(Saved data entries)
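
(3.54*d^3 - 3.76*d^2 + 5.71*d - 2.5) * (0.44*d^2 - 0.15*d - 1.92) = 1.5576*d^5 - 2.1854*d^4 - 3.7204*d^3 + 5.2627*d^2 - 10.5882*d + 4.8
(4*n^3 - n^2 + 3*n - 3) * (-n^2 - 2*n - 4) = -4*n^5 - 7*n^4 - 17*n^3 + n^2 - 6*n + 12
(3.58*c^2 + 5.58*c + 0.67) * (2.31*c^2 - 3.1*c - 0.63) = 8.2698*c^4 + 1.7918*c^3 - 18.0057*c^2 - 5.5924*c - 0.4221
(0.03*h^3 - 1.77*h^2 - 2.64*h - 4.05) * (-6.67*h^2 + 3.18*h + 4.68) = -0.2001*h^5 + 11.9013*h^4 + 12.1206*h^3 + 10.3347*h^2 - 25.2342*h - 18.954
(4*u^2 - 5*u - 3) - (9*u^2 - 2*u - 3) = -5*u^2 - 3*u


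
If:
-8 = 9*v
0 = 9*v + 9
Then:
No Solution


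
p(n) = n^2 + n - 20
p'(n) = 2*n + 1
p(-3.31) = -12.35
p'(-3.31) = -5.62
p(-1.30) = -19.61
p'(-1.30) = -1.60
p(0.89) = -18.32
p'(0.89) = 2.78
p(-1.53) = -19.19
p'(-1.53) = -2.06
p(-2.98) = -14.10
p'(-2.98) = -4.96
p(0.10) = -19.89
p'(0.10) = 1.20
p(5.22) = 12.47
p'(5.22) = 11.44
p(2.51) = -11.19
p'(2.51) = 6.02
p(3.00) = -8.00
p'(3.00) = 7.00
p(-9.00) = 52.00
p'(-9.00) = -17.00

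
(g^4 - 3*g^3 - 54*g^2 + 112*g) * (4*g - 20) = 4*g^5 - 32*g^4 - 156*g^3 + 1528*g^2 - 2240*g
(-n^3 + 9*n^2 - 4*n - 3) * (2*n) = -2*n^4 + 18*n^3 - 8*n^2 - 6*n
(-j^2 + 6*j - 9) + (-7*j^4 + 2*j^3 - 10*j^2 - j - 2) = -7*j^4 + 2*j^3 - 11*j^2 + 5*j - 11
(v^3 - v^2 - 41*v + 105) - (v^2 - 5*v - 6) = v^3 - 2*v^2 - 36*v + 111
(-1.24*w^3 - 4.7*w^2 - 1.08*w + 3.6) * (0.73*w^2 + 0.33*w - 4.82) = -0.9052*w^5 - 3.8402*w^4 + 3.6374*w^3 + 24.9256*w^2 + 6.3936*w - 17.352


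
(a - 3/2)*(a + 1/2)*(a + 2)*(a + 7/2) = a^4 + 9*a^3/2 + 3*a^2/4 - 89*a/8 - 21/4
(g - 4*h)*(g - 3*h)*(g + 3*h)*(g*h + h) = g^4*h - 4*g^3*h^2 + g^3*h - 9*g^2*h^3 - 4*g^2*h^2 + 36*g*h^4 - 9*g*h^3 + 36*h^4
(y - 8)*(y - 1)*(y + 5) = y^3 - 4*y^2 - 37*y + 40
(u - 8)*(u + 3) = u^2 - 5*u - 24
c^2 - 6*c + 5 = (c - 5)*(c - 1)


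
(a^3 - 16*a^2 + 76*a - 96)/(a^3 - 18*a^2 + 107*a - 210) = (a^2 - 10*a + 16)/(a^2 - 12*a + 35)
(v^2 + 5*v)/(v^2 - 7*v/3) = 3*(v + 5)/(3*v - 7)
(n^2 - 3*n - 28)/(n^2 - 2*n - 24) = (n - 7)/(n - 6)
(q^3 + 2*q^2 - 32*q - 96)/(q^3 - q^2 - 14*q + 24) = (q^2 - 2*q - 24)/(q^2 - 5*q + 6)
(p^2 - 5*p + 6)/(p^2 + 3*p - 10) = (p - 3)/(p + 5)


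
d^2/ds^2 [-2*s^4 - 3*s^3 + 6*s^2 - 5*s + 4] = -24*s^2 - 18*s + 12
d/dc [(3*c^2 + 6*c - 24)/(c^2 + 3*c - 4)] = 3/(c^2 - 2*c + 1)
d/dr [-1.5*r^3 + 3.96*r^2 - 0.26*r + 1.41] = -4.5*r^2 + 7.92*r - 0.26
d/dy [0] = 0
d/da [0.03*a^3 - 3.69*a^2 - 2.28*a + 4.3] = 0.09*a^2 - 7.38*a - 2.28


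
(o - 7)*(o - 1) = o^2 - 8*o + 7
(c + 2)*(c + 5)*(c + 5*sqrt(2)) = c^3 + 7*c^2 + 5*sqrt(2)*c^2 + 10*c + 35*sqrt(2)*c + 50*sqrt(2)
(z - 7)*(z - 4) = z^2 - 11*z + 28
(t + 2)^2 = t^2 + 4*t + 4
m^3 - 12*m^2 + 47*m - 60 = (m - 5)*(m - 4)*(m - 3)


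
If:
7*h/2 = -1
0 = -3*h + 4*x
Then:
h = -2/7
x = -3/14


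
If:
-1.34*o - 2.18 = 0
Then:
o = -1.63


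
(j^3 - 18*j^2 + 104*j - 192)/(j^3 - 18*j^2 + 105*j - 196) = (j^2 - 14*j + 48)/(j^2 - 14*j + 49)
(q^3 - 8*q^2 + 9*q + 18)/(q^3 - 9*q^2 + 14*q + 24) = (q - 3)/(q - 4)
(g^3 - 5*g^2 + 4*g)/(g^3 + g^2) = (g^2 - 5*g + 4)/(g*(g + 1))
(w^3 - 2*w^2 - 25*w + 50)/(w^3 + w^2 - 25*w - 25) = (w - 2)/(w + 1)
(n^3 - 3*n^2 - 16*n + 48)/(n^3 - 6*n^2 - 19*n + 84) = (n - 4)/(n - 7)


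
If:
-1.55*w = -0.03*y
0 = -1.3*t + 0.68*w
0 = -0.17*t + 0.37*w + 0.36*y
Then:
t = 0.00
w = 0.00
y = 0.00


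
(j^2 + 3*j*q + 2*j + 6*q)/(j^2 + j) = (j^2 + 3*j*q + 2*j + 6*q)/(j*(j + 1))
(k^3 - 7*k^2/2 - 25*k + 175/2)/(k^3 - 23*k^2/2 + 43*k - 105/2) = (k + 5)/(k - 3)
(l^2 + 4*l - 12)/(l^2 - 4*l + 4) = (l + 6)/(l - 2)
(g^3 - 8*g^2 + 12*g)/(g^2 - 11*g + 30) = g*(g - 2)/(g - 5)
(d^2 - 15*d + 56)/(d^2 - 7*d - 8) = (d - 7)/(d + 1)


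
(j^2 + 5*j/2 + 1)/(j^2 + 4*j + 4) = (j + 1/2)/(j + 2)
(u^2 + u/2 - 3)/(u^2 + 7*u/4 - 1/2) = 2*(2*u - 3)/(4*u - 1)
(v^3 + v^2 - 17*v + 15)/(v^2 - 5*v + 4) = (v^2 + 2*v - 15)/(v - 4)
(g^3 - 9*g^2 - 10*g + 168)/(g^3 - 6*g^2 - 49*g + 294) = (g + 4)/(g + 7)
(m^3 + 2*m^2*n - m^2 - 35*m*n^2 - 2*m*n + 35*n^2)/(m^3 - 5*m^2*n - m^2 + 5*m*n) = (m + 7*n)/m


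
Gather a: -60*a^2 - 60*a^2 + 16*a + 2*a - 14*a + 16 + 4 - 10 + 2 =-120*a^2 + 4*a + 12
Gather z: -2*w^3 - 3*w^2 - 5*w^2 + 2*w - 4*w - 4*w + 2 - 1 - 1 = -2*w^3 - 8*w^2 - 6*w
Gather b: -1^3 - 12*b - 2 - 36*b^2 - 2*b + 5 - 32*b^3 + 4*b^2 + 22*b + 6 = -32*b^3 - 32*b^2 + 8*b + 8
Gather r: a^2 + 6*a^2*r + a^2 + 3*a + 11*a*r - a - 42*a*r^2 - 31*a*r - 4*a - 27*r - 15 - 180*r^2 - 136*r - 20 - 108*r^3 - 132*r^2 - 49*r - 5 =2*a^2 - 2*a - 108*r^3 + r^2*(-42*a - 312) + r*(6*a^2 - 20*a - 212) - 40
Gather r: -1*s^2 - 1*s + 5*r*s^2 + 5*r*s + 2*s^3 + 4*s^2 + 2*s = r*(5*s^2 + 5*s) + 2*s^3 + 3*s^2 + s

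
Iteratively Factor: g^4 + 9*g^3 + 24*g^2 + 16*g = (g + 4)*(g^3 + 5*g^2 + 4*g) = g*(g + 4)*(g^2 + 5*g + 4) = g*(g + 1)*(g + 4)*(g + 4)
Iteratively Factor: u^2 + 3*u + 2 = (u + 2)*(u + 1)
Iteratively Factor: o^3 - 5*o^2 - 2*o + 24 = (o - 3)*(o^2 - 2*o - 8) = (o - 4)*(o - 3)*(o + 2)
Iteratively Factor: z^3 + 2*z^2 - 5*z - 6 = (z + 3)*(z^2 - z - 2) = (z + 1)*(z + 3)*(z - 2)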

# [Requirement]
Once you find the line with "p'(0.10) = 1.20" in the entries above, output it and each line after it up to and including the line with "(o - 7)*(o - 1) = o^2 - 8*o + 7", and nothing else.

# [Answer to the problem]
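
p'(0.10) = 1.20
p(5.22) = 12.47
p'(5.22) = 11.44
p(2.51) = -11.19
p'(2.51) = 6.02
p(3.00) = -8.00
p'(3.00) = 7.00
p(-9.00) = 52.00
p'(-9.00) = -17.00

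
(g^4 - 3*g^3 - 54*g^2 + 112*g) * (4*g - 20) = 4*g^5 - 32*g^4 - 156*g^3 + 1528*g^2 - 2240*g
(-n^3 + 9*n^2 - 4*n - 3) * (2*n) = -2*n^4 + 18*n^3 - 8*n^2 - 6*n
(-j^2 + 6*j - 9) + (-7*j^4 + 2*j^3 - 10*j^2 - j - 2) = -7*j^4 + 2*j^3 - 11*j^2 + 5*j - 11
(v^3 - v^2 - 41*v + 105) - (v^2 - 5*v - 6) = v^3 - 2*v^2 - 36*v + 111
(-1.24*w^3 - 4.7*w^2 - 1.08*w + 3.6) * (0.73*w^2 + 0.33*w - 4.82) = -0.9052*w^5 - 3.8402*w^4 + 3.6374*w^3 + 24.9256*w^2 + 6.3936*w - 17.352


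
(a - 3/2)*(a + 1/2)*(a + 2)*(a + 7/2) = a^4 + 9*a^3/2 + 3*a^2/4 - 89*a/8 - 21/4
(g - 4*h)*(g - 3*h)*(g + 3*h)*(g*h + h) = g^4*h - 4*g^3*h^2 + g^3*h - 9*g^2*h^3 - 4*g^2*h^2 + 36*g*h^4 - 9*g*h^3 + 36*h^4
(y - 8)*(y - 1)*(y + 5) = y^3 - 4*y^2 - 37*y + 40
(u - 8)*(u + 3) = u^2 - 5*u - 24
c^2 - 6*c + 5 = (c - 5)*(c - 1)


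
(a^3 - 16*a^2 + 76*a - 96)/(a^3 - 18*a^2 + 107*a - 210) = (a^2 - 10*a + 16)/(a^2 - 12*a + 35)
(v^2 + 5*v)/(v^2 - 7*v/3) = 3*(v + 5)/(3*v - 7)
(n^2 - 3*n - 28)/(n^2 - 2*n - 24) = (n - 7)/(n - 6)
(q^3 + 2*q^2 - 32*q - 96)/(q^3 - q^2 - 14*q + 24) = (q^2 - 2*q - 24)/(q^2 - 5*q + 6)
(p^2 - 5*p + 6)/(p^2 + 3*p - 10) = (p - 3)/(p + 5)


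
d^2/ds^2 [-2*s^4 - 3*s^3 + 6*s^2 - 5*s + 4] = -24*s^2 - 18*s + 12
d/dc [(3*c^2 + 6*c - 24)/(c^2 + 3*c - 4)] = 3/(c^2 - 2*c + 1)
d/dr [-1.5*r^3 + 3.96*r^2 - 0.26*r + 1.41] = -4.5*r^2 + 7.92*r - 0.26
d/dy [0] = 0
d/da [0.03*a^3 - 3.69*a^2 - 2.28*a + 4.3] = 0.09*a^2 - 7.38*a - 2.28


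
(o - 7)*(o - 1) = o^2 - 8*o + 7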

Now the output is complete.